▸ **EXERCISE DIRECTIONS**
Each line in the listing below that includes "interview" should be counted; give the total and nothing more.

▸ **DATA**
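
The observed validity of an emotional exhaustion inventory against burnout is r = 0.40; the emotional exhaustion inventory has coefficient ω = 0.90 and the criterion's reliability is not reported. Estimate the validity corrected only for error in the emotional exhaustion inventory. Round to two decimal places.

0.42

Single correction: r_c = r_obs / √r_xx = 0.40 / √0.90 = 0.40 / 0.9487 ≈ 0.42.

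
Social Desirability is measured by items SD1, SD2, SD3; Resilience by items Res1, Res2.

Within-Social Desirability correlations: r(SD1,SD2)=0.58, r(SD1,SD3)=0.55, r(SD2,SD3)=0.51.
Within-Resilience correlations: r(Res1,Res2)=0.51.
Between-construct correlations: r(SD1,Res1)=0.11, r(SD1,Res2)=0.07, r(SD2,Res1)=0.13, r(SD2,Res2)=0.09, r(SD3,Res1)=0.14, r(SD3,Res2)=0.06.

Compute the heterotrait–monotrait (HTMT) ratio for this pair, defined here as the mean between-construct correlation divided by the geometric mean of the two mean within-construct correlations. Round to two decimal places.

0.19

Between-construct mean = 0.60/6 = 0.1000.
Mean within-SD = 1.64/3 = 0.5467; mean within-Res = 0.51/1 = 0.5100.
Geometric mean = √(0.5467 × 0.5100) = 0.5280.
HTMT = 0.1000 / 0.5280 = 0.19.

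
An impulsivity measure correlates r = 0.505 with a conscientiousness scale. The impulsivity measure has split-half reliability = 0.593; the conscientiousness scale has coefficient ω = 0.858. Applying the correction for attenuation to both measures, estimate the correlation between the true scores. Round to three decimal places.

r_true = r_obs / √(r_xx · r_yy) = 0.505 / √(0.593 × 0.858) = 0.505 / √0.508794 = 0.505 / 0.7133 ≈ 0.708.

0.708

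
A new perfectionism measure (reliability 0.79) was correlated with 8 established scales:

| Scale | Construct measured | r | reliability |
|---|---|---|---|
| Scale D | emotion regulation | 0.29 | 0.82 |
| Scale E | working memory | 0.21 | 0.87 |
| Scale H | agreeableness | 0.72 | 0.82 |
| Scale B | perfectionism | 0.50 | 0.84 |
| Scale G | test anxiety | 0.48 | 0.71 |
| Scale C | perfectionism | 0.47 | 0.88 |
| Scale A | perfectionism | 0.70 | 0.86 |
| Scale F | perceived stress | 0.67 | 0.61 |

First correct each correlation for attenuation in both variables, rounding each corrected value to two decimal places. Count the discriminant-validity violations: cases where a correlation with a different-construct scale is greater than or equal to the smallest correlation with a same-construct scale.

Disattenuated r (r / √(r_scale · r_new)):
  Scale D (disc): 0.29 / √(0.82·0.79) = 0.36
  Scale E (disc): 0.21 / √(0.87·0.79) = 0.25
  Scale H (disc): 0.72 / √(0.82·0.79) = 0.89
  Scale B (conv): 0.50 / √(0.84·0.79) = 0.61
  Scale G (disc): 0.48 / √(0.71·0.79) = 0.64
  Scale C (conv): 0.47 / √(0.88·0.79) = 0.56
  Scale A (conv): 0.70 / √(0.86·0.79) = 0.85
  Scale F (disc): 0.67 / √(0.61·0.79) = 0.97
Smallest convergent = 0.56. Discriminant values: 0.36, 0.25, 0.89, 0.64, 0.97; count ≥ 0.56 → 3.

3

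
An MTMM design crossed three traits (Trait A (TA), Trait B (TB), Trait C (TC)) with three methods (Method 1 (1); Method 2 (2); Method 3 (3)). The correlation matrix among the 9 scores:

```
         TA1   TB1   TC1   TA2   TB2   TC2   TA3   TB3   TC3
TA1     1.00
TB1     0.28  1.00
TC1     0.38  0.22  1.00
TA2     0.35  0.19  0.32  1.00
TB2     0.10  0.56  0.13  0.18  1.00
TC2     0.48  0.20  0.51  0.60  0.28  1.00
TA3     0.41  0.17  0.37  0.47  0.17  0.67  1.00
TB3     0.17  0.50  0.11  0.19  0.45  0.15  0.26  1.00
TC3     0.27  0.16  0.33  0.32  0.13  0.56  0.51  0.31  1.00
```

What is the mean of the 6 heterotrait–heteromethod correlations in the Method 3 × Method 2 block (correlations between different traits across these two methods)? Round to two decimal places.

HTHM values (method 3 × method 2): 0.17, 0.67, 0.19, 0.15, 0.32, 0.13; mean = 1.63/6 = 0.27.

0.27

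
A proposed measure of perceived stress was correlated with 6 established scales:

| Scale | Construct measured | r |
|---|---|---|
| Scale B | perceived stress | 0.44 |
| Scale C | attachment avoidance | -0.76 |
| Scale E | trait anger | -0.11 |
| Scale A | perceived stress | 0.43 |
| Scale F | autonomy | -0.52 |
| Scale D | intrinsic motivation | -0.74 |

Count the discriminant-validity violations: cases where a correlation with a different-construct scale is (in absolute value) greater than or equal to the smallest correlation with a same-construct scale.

3

Convergent (same construct = perceived stress): Scale B, Scale A.
Smallest convergent = 0.43. Discriminant |r|: 0.76, 0.11, 0.52, 0.74; count ≥ 0.43 → 3.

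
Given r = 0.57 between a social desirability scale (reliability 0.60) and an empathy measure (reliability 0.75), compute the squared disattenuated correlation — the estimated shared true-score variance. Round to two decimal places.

0.72

Disattenuated r = 0.57 / √(0.60 × 0.75) = 0.57 / 0.6708 = 0.8497.
Shared true-score variance = 0.8497² = 0.7220 ≈ 0.72.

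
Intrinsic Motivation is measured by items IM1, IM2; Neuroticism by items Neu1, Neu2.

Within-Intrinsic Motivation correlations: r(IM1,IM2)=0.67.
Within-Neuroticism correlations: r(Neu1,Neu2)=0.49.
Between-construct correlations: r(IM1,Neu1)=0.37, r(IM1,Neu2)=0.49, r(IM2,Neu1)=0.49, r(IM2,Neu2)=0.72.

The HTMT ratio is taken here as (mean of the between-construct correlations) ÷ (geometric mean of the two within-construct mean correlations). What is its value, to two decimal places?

Mean heterotrait r = 2.07/4 = 0.5175.
Mean within-IM = 0.67/1 = 0.6700; mean within-Neu = 0.49/1 = 0.4900.
Geometric mean = √(0.6700 × 0.4900) = 0.5730.
HTMT = 0.5175 / 0.5730 = 0.90.

0.90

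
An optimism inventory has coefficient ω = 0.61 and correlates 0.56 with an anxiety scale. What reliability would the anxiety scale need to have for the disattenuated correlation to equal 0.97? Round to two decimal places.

r_true = r_obs / √(r_xx · r_yy) ⇒ 0.97 = 0.56 / √(0.61 · r_yy).
√(0.61 · r_yy) = 0.56 / 0.97 = 0.5773; 0.61 · r_yy = 0.3333; r_yy = 0.3333 / 0.61 ≈ 0.55.

0.55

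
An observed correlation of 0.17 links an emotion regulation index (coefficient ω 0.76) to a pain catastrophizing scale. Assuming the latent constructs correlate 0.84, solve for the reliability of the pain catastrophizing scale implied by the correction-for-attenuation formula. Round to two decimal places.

0.05

r_true = r_obs / √(r_xx · r_yy) ⇒ 0.84 = 0.17 / √(0.76 · r_yy).
√(0.76 · r_yy) = 0.17 / 0.84 = 0.2024; 0.76 · r_yy = 0.0410; r_yy = 0.0410 / 0.76 ≈ 0.05.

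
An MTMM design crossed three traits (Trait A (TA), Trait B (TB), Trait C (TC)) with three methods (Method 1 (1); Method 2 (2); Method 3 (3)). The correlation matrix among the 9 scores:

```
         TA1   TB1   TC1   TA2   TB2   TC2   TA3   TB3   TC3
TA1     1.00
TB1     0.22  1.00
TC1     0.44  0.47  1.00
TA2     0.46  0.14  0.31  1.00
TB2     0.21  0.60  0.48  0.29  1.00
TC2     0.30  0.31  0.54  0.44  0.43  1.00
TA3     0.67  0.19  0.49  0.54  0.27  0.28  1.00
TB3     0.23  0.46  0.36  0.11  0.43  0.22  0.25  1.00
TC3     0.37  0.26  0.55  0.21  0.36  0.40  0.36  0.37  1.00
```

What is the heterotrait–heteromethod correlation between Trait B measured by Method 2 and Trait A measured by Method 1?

0.21

Different traits and methods: r(TB2, TA1) = 0.21.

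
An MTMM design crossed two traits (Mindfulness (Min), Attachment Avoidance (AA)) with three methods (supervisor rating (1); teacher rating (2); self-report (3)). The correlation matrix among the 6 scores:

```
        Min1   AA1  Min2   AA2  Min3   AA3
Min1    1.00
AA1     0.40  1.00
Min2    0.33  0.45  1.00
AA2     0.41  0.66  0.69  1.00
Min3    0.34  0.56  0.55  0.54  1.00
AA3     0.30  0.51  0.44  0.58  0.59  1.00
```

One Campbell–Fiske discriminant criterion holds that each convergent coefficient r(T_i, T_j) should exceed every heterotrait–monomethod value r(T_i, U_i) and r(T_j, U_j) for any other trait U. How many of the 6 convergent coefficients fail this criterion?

6

Convergent coefficients and their comparison sets:
Min (methods 1·2): 0.33 vs {0.40, 0.69} → fail.
Min (methods 1·3): 0.34 vs {0.40, 0.59} → fail.
Min (methods 2·3): 0.55 vs {0.69, 0.59} → fail.
AA (methods 1·2): 0.66 vs {0.40, 0.69} → fail.
AA (methods 1·3): 0.51 vs {0.40, 0.59} → fail.
AA (methods 2·3): 0.58 vs {0.69, 0.59} → fail.
6 of 6 fail.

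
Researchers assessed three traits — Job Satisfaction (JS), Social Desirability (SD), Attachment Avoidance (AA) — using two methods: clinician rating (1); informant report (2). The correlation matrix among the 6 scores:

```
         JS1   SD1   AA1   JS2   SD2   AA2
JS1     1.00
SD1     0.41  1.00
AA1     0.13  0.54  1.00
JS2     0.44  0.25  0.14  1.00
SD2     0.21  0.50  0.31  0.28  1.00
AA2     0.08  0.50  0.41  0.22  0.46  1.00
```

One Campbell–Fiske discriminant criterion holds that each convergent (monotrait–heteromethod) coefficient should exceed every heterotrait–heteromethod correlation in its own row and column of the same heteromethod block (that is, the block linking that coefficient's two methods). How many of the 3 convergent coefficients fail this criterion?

Checking each validity diagonal entry against its comparison values:
JS (methods 1·2): 0.44 vs {0.21, 0.25, 0.08, 0.14} → pass.
SD (methods 1·2): 0.50 vs {0.25, 0.21, 0.50, 0.31} → fail.
AA (methods 1·2): 0.41 vs {0.14, 0.08, 0.31, 0.50} → fail.
2 of 3 fail.

2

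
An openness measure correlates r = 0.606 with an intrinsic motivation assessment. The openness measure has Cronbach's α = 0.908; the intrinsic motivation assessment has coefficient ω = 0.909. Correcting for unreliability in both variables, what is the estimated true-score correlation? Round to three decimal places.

r_true = r_obs / √(r_xx · r_yy) = 0.606 / √(0.908 × 0.909) = 0.606 / √0.825372 = 0.606 / 0.9085 ≈ 0.667.

0.667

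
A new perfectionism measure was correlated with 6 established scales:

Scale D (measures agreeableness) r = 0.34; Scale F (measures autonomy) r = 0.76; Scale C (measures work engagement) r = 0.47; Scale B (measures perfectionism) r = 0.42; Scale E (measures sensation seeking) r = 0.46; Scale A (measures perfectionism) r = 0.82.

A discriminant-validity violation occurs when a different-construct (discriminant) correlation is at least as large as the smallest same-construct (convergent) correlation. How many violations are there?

Convergent (same construct = perfectionism): Scale B, Scale A.
Smallest convergent = 0.42. Discriminant values: 0.34, 0.76, 0.47, 0.46; count ≥ 0.42 → 3.

3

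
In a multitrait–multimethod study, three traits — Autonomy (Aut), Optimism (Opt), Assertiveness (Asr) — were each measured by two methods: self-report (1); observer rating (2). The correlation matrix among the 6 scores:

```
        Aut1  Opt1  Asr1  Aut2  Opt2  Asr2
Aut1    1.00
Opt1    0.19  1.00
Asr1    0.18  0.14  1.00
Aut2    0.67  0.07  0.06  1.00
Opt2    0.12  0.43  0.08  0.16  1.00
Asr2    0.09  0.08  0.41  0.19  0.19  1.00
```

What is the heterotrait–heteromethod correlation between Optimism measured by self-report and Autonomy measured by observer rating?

0.07

Different traits and methods: r(Opt1, Aut2) = 0.07.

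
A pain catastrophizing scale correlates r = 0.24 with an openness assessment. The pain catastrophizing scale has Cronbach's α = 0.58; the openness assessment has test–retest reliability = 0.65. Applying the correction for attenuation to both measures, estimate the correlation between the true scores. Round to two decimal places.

0.39

r_true = r_obs / √(r_xx · r_yy) = 0.24 / √(0.58 × 0.65) = 0.24 / √0.3770 = 0.24 / 0.6140 ≈ 0.39.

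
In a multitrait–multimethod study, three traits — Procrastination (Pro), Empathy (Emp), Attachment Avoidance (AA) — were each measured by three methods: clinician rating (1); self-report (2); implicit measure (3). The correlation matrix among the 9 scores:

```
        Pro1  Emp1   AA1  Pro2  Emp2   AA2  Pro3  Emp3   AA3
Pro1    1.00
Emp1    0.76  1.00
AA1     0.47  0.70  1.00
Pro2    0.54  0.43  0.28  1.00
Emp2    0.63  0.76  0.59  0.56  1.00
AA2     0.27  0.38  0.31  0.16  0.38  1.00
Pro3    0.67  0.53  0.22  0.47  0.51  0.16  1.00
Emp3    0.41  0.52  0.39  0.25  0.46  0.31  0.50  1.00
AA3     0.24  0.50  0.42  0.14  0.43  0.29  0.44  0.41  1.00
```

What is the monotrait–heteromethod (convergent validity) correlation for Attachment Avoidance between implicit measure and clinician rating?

0.42

Same trait (AA), different methods: r(AA3, AA1) = 0.42.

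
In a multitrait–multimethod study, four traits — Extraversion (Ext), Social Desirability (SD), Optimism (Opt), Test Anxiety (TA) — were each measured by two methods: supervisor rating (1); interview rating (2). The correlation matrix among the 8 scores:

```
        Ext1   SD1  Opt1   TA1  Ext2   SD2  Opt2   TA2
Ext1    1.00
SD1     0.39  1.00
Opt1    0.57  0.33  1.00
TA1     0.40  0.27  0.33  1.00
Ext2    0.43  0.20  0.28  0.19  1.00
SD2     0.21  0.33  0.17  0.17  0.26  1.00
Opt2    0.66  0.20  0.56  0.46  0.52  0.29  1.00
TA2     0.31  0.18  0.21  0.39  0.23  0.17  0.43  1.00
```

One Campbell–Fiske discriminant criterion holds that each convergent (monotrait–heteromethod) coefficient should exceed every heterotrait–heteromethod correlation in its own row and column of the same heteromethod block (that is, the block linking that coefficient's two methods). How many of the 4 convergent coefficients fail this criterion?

Checking each validity diagonal entry against its comparison values:
Ext (methods 1·2): 0.43 vs {0.21, 0.20, 0.66, 0.28, 0.31, 0.19} → fail.
SD (methods 1·2): 0.33 vs {0.20, 0.21, 0.20, 0.17, 0.18, 0.17} → pass.
Opt (methods 1·2): 0.56 vs {0.28, 0.66, 0.17, 0.20, 0.21, 0.46} → fail.
TA (methods 1·2): 0.39 vs {0.19, 0.31, 0.17, 0.18, 0.46, 0.21} → fail.
3 of 4 fail.

3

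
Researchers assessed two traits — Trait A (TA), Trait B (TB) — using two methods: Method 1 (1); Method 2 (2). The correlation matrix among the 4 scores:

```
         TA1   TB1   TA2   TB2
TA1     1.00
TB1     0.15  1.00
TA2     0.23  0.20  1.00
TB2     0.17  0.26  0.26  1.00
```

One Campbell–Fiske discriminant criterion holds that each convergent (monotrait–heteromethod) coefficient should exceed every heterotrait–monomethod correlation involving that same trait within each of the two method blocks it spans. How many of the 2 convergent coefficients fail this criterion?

Checking each validity diagonal entry against its comparison values:
TA (methods 1·2): 0.23 vs {0.15, 0.26} → fail.
TB (methods 1·2): 0.26 vs {0.15, 0.26} → fail.
2 of 2 fail.

2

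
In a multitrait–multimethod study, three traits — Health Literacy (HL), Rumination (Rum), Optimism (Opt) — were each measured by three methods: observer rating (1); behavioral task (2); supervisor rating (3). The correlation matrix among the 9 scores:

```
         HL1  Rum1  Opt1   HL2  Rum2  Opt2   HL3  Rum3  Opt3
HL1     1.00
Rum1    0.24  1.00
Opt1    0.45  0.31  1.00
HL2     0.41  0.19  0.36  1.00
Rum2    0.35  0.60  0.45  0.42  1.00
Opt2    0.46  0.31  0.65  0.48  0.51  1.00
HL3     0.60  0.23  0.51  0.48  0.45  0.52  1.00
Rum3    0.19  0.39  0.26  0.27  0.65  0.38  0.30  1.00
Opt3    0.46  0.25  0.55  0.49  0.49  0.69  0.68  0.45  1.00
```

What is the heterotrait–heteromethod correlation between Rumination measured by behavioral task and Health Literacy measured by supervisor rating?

Different traits and methods: r(Rum2, HL3) = 0.45.

0.45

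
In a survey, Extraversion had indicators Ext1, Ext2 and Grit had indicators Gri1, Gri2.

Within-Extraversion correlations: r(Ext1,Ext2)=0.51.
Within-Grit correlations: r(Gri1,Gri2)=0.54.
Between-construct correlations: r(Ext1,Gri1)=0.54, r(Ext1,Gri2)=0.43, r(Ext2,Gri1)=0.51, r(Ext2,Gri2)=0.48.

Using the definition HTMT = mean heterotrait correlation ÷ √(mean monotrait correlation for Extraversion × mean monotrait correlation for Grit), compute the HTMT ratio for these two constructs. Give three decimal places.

0.934

Between-construct mean = 1.96/4 = 0.4900.
Mean within-Ext = 0.51/1 = 0.5100; mean within-Gri = 0.54/1 = 0.5400.
Geometric mean = √(0.5100 × 0.5400) = 0.5248.
HTMT = 0.4900 / 0.5248 = 0.934.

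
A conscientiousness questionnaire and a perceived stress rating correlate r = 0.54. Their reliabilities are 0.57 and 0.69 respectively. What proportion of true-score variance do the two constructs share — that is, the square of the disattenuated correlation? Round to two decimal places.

0.74

Disattenuated r = 0.54 / √(0.57 × 0.69) = 0.54 / 0.6271 = 0.8611.
Shared true-score variance = 0.8611² = 0.7415 ≈ 0.74.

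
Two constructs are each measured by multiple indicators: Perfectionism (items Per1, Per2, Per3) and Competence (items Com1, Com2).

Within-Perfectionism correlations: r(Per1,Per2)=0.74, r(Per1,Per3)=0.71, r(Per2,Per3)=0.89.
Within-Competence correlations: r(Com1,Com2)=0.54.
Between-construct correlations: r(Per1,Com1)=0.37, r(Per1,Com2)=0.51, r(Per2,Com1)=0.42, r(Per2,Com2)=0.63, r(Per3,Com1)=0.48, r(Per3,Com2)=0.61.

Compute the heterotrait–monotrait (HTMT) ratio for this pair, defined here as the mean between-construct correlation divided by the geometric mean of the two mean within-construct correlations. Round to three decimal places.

Between-construct mean = 3.02/6 = 0.5033.
Mean within-Per = 2.34/3 = 0.7800; mean within-Com = 0.54/1 = 0.5400.
Geometric mean = √(0.7800 × 0.5400) = 0.6490.
HTMT = 0.5033 / 0.6490 = 0.776.

0.776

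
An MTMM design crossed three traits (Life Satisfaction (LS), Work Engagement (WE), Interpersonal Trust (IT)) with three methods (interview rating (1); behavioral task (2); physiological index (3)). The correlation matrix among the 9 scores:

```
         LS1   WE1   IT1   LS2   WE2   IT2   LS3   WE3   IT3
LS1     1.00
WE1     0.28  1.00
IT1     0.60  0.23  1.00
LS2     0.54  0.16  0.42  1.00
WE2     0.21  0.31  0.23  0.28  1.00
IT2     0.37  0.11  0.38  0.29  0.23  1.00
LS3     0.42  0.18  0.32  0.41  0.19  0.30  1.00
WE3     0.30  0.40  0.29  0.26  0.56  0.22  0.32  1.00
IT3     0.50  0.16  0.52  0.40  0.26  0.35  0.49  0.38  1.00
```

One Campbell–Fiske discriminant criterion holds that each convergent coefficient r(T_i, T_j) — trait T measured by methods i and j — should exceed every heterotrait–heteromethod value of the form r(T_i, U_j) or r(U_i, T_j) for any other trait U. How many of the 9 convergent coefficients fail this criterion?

3

Each convergent coefficient versus the relevant comparison correlations:
LS (methods 1·2): 0.54 vs {0.21, 0.16, 0.37, 0.42} → pass.
LS (methods 1·3): 0.42 vs {0.30, 0.18, 0.50, 0.32} → fail.
LS (methods 2·3): 0.41 vs {0.26, 0.19, 0.40, 0.30} → pass.
WE (methods 1·2): 0.31 vs {0.16, 0.21, 0.11, 0.23} → pass.
WE (methods 1·3): 0.40 vs {0.18, 0.30, 0.16, 0.29} → pass.
WE (methods 2·3): 0.56 vs {0.19, 0.26, 0.26, 0.22} → pass.
IT (methods 1·2): 0.38 vs {0.42, 0.37, 0.23, 0.11} → fail.
IT (methods 1·3): 0.52 vs {0.32, 0.50, 0.29, 0.16} → pass.
IT (methods 2·3): 0.35 vs {0.30, 0.40, 0.22, 0.26} → fail.
3 of 9 fail.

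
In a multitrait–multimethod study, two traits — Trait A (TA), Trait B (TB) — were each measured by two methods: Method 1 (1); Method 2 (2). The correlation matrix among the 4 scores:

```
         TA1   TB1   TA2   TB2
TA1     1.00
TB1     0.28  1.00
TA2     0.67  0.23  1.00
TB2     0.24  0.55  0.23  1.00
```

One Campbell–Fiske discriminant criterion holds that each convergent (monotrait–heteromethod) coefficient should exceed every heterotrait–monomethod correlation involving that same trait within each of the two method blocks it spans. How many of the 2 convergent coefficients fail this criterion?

Convergent coefficients and their comparison sets:
TA (methods 1·2): 0.67 vs {0.28, 0.23} → pass.
TB (methods 1·2): 0.55 vs {0.28, 0.23} → pass.
0 of 2 fail.

0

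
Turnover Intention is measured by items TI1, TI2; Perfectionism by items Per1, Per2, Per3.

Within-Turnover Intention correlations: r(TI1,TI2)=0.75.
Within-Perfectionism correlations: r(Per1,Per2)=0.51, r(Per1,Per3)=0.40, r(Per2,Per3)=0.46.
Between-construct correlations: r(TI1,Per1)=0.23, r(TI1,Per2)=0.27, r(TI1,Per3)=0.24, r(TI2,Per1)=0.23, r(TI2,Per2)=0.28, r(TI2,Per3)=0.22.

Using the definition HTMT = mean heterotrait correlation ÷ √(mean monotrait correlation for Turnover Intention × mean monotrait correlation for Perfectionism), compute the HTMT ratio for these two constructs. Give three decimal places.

Between-construct mean = 1.47/6 = 0.2450.
Mean within-TI = 0.75/1 = 0.7500; mean within-Per = 1.37/3 = 0.4567.
Geometric mean = √(0.7500 × 0.4567) = 0.5853.
HTMT = 0.2450 / 0.5853 = 0.419.

0.419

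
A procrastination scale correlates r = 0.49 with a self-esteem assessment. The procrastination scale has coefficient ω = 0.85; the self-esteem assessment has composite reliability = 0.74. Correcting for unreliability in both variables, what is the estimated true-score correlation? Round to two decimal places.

0.62

r_true = r_obs / √(r_xx · r_yy) = 0.49 / √(0.85 × 0.74) = 0.49 / √0.6290 = 0.49 / 0.7931 ≈ 0.62.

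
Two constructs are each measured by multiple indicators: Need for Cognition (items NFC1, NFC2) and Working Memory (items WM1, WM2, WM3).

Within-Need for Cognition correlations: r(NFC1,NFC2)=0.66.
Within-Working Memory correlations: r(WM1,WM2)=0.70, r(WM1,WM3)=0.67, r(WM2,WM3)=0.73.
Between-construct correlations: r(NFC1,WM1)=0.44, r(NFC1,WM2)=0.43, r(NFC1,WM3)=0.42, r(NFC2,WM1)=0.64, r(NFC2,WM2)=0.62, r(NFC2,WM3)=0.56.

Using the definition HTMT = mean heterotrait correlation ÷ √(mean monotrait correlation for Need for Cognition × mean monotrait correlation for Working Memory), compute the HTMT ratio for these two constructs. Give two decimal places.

0.76

Mean between = 3.11/6 = 0.5183.
Mean within-NFC = 0.66/1 = 0.6600; mean within-WM = 2.10/3 = 0.7000.
Geometric mean = √(0.6600 × 0.7000) = 0.6797.
HTMT = 0.5183 / 0.6797 = 0.76.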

▸ **EXERCISE RESULT**
2